● **Exercise material**
- - - -
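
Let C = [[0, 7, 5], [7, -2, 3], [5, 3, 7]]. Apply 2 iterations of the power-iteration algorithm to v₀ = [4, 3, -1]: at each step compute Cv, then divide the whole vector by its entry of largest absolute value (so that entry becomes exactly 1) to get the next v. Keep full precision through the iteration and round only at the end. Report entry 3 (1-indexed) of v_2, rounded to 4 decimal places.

Cv0 = (16.00000, 19.00000, 22.00000); divide by 22.00000 → v1 = (0.72727, 0.86364, 1.00000)
Cv1 = (11.04545, 6.36364, 13.22727); divide by 13.22727 → v2 = (0.83505, 0.48110, 1.00000)
Requested entry of v2: 291/291 = 1.0000

1.0000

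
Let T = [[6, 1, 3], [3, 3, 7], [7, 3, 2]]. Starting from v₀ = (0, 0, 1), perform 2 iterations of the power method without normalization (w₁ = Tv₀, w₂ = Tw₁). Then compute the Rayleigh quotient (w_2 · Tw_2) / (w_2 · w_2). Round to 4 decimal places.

w1 = Tv₀ = (6·0 + 1·0 + 3·1; 3·0 + 3·0 + 7·1; 7·0 + 3·0 + 2·1) = (3, 7, 2)
w2 = Tw1 = (6·3 + 1·7 + 3·2; 3·3 + 3·7 + 7·2; 7·3 + 3·7 + 2·2) = (31, 44, 46)
Tw2 = (368, 547, 441)
w2·Tw2 = 31·368 + 44·547 + 46·441 = 55762; w2·w2 = 31·31 + 44·44 + 46·46 = 5013
λ ≈ 55762/5013 = 11.1235

λ ≈ 11.1235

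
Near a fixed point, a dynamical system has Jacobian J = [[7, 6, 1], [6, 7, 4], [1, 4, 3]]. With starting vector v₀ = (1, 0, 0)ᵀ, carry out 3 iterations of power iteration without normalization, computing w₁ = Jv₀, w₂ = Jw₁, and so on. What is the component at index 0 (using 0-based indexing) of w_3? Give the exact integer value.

w1 = Jv₀ = (7, 6, 1)
w2 = Jw1 = (86, 88, 34)
w3 = Jw2 = (1164, 1268, 540)
The requested component of w3 is 1164.

1164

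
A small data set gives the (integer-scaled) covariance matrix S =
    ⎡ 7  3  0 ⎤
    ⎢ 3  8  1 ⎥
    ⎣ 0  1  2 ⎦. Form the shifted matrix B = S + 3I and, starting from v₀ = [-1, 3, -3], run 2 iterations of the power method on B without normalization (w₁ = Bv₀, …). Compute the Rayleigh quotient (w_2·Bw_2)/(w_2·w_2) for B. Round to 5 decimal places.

12.05010

B = S + 3I has rows (10, 3, 0); (3, 11, 1); (0, 1, 5)
w1 = Bv₀ = (10·(-1) + 3·3 + 0·(-3); 3·(-1) + 11·3 + 1·(-3); 0·(-1) + 1·3 + 5·(-3)) = (-1, 27, -12)
w2 = Bw1 = (10·(-1) + 3·27 + 0·(-12); 3·(-1) + 11·27 + 1·(-12); 0·(-1) + 1·27 + 5·(-12)) = (71, 282, -33)
Bw2 = (1556, 3282, 117)
w2·Bw2 = 1032139; w2·w2 = 85654; μ ≈ 1032139/85654 = 12.05010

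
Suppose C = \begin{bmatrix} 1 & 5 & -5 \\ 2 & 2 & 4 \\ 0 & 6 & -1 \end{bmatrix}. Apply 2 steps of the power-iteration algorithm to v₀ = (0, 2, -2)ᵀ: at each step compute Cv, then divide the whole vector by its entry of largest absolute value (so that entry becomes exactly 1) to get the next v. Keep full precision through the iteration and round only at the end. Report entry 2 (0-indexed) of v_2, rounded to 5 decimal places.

-0.43182

Cv0 = (20.000000, -4.000000, 14.000000); divide by 20.000000 → v1 = (1.000000, -0.200000, 0.700000)
Cv1 = (-3.500000, 4.400000, -1.900000); divide by 4.400000 → v2 = (-0.795455, 1.000000, -0.431818)
Requested entry of v2: -38/88 = -0.43182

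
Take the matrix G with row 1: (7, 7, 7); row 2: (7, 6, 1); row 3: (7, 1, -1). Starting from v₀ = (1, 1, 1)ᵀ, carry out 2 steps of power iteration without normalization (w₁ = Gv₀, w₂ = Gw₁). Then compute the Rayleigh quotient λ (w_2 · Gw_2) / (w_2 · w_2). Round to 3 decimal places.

w1 = Gv₀ = (21, 14, 7)
w2 = Gw1 = (294, 238, 154)
Gw2 = (4802, 3640, 2142)
w2·Gw2 = 294·4802 + 238·3640 + 154·2142 = 2607976; w2·w2 = 294·294 + 238·238 + 154·154 = 166796
λ ≈ 2607976/166796 = 15.636

15.636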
- - - -
● **Assignment**
Give the listing again exactly as it appears.

● **Task response**
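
Let C = [[0, 7, 5], [7, -2, 3], [5, 3, 7]]. Apply 2 iterations of the power-iteration algorithm to v₀ = [4, 3, -1]: at each step compute Cv, then divide the whole vector by its entry of largest absolute value (so that entry becomes exactly 1) to get the next v. Keep full precision through the iteration and round only at the end. Report entry 3 (1-indexed) of v_2, rounded to 4 decimal places.

Cv0 = (16.00000, 19.00000, 22.00000); divide by 22.00000 → v1 = (0.72727, 0.86364, 1.00000)
Cv1 = (11.04545, 6.36364, 13.22727); divide by 13.22727 → v2 = (0.83505, 0.48110, 1.00000)
Requested entry of v2: 291/291 = 1.0000

1.0000

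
Let T = [[6, 1, 3], [3, 3, 7], [7, 3, 2]]. Starting from v₀ = (0, 0, 1), perform 2 iterations of the power method without normalization (w₁ = Tv₀, w₂ = Tw₁). Then compute the Rayleigh quotient (w_2 · Tw_2) / (w_2 · w_2). Round to 4 decimal places.

w1 = Tv₀ = (6·0 + 1·0 + 3·1; 3·0 + 3·0 + 7·1; 7·0 + 3·0 + 2·1) = (3, 7, 2)
w2 = Tw1 = (6·3 + 1·7 + 3·2; 3·3 + 3·7 + 7·2; 7·3 + 3·7 + 2·2) = (31, 44, 46)
Tw2 = (368, 547, 441)
w2·Tw2 = 31·368 + 44·547 + 46·441 = 55762; w2·w2 = 31·31 + 44·44 + 46·46 = 5013
λ ≈ 55762/5013 = 11.1235

λ ≈ 11.1235

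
Near a fixed point, a dynamical system has Jacobian J = [[7, 6, 1], [6, 7, 4], [1, 4, 3]]. With starting vector v₀ = (1, 0, 0)ᵀ, carry out 3 iterations of power iteration without normalization, computing w₁ = Jv₀, w₂ = Jw₁, and so on. What is the component at index 0 (using 0-based indexing) of w_3? Give the exact integer value.

w1 = Jv₀ = (7, 6, 1)
w2 = Jw1 = (86, 88, 34)
w3 = Jw2 = (1164, 1268, 540)
The requested component of w3 is 1164.

1164

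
A small data set gives the (integer-scaled) covariance matrix S =
    ⎡ 7  3  0 ⎤
    ⎢ 3  8  1 ⎥
    ⎣ 0  1  2 ⎦. Form the shifted matrix B = S + 3I and, starting from v₀ = [-1, 3, -3], run 2 iterations of the power method on B without normalization (w₁ = Bv₀, …). Compute the Rayleigh quotient (w_2·Bw_2)/(w_2·w_2) for B. Round to 5 decimal places.

12.05010

B = S + 3I has rows (10, 3, 0); (3, 11, 1); (0, 1, 5)
w1 = Bv₀ = (10·(-1) + 3·3 + 0·(-3); 3·(-1) + 11·3 + 1·(-3); 0·(-1) + 1·3 + 5·(-3)) = (-1, 27, -12)
w2 = Bw1 = (10·(-1) + 3·27 + 0·(-12); 3·(-1) + 11·27 + 1·(-12); 0·(-1) + 1·27 + 5·(-12)) = (71, 282, -33)
Bw2 = (1556, 3282, 117)
w2·Bw2 = 1032139; w2·w2 = 85654; μ ≈ 1032139/85654 = 12.05010

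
Suppose C = \begin{bmatrix} 1 & 5 & -5 \\ 2 & 2 & 4 \\ 0 & 6 & -1 \end{bmatrix}. Apply 2 steps of the power-iteration algorithm to v₀ = (0, 2, -2)ᵀ: at each step compute Cv, then divide the whole vector by its entry of largest absolute value (so that entry becomes exactly 1) to get the next v. Keep full precision through the iteration and round only at the end. Report entry 2 (0-indexed) of v_2, rounded to 5 decimal places.

-0.43182

Cv0 = (20.000000, -4.000000, 14.000000); divide by 20.000000 → v1 = (1.000000, -0.200000, 0.700000)
Cv1 = (-3.500000, 4.400000, -1.900000); divide by 4.400000 → v2 = (-0.795455, 1.000000, -0.431818)
Requested entry of v2: -38/88 = -0.43182

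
Take the matrix G with row 1: (7, 7, 7); row 2: (7, 6, 1); row 3: (7, 1, -1). Starting from v₀ = (1, 1, 1)ᵀ, carry out 2 steps of power iteration without normalization (w₁ = Gv₀, w₂ = Gw₁). Then compute the Rayleigh quotient λ (w_2 · Gw_2) / (w_2 · w_2). Round to 3 decimal places.

w1 = Gv₀ = (21, 14, 7)
w2 = Gw1 = (294, 238, 154)
Gw2 = (4802, 3640, 2142)
w2·Gw2 = 294·4802 + 238·3640 + 154·2142 = 2607976; w2·w2 = 294·294 + 238·238 + 154·154 = 166796
λ ≈ 2607976/166796 = 15.636

15.636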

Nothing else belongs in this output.